» **DIRECTIONS FOR THIS TASK**: Lines from the line with "Pressing (r, c)" to the line with "Apply these presses" in the entries below, and only those, must be output exactly, with both ends included.

(Saved data entries)
○ ○ ○ ○

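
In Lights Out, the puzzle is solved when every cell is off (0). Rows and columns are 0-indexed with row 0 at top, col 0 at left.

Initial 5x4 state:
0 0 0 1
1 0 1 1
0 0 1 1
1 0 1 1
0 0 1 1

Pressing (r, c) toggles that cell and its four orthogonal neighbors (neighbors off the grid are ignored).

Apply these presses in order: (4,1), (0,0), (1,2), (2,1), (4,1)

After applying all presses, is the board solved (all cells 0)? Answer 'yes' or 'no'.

After press 1 at (4,1):
0 0 0 1
1 0 1 1
0 0 1 1
1 1 1 1
1 1 0 1

After press 2 at (0,0):
1 1 0 1
0 0 1 1
0 0 1 1
1 1 1 1
1 1 0 1

After press 3 at (1,2):
1 1 1 1
0 1 0 0
0 0 0 1
1 1 1 1
1 1 0 1

After press 4 at (2,1):
1 1 1 1
0 0 0 0
1 1 1 1
1 0 1 1
1 1 0 1

After press 5 at (4,1):
1 1 1 1
0 0 0 0
1 1 1 1
1 1 1 1
0 0 1 1

Lights still on: 14

Answer: no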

○ ○ ○ ○

» **SOLUTION**:
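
Pressing (r, c) toggles that cell and its four orthogonal neighbors (neighbors off the grid are ignored).

Apply these presses in order: (4,1), (0,0), (1,2), (2,1), (4,1)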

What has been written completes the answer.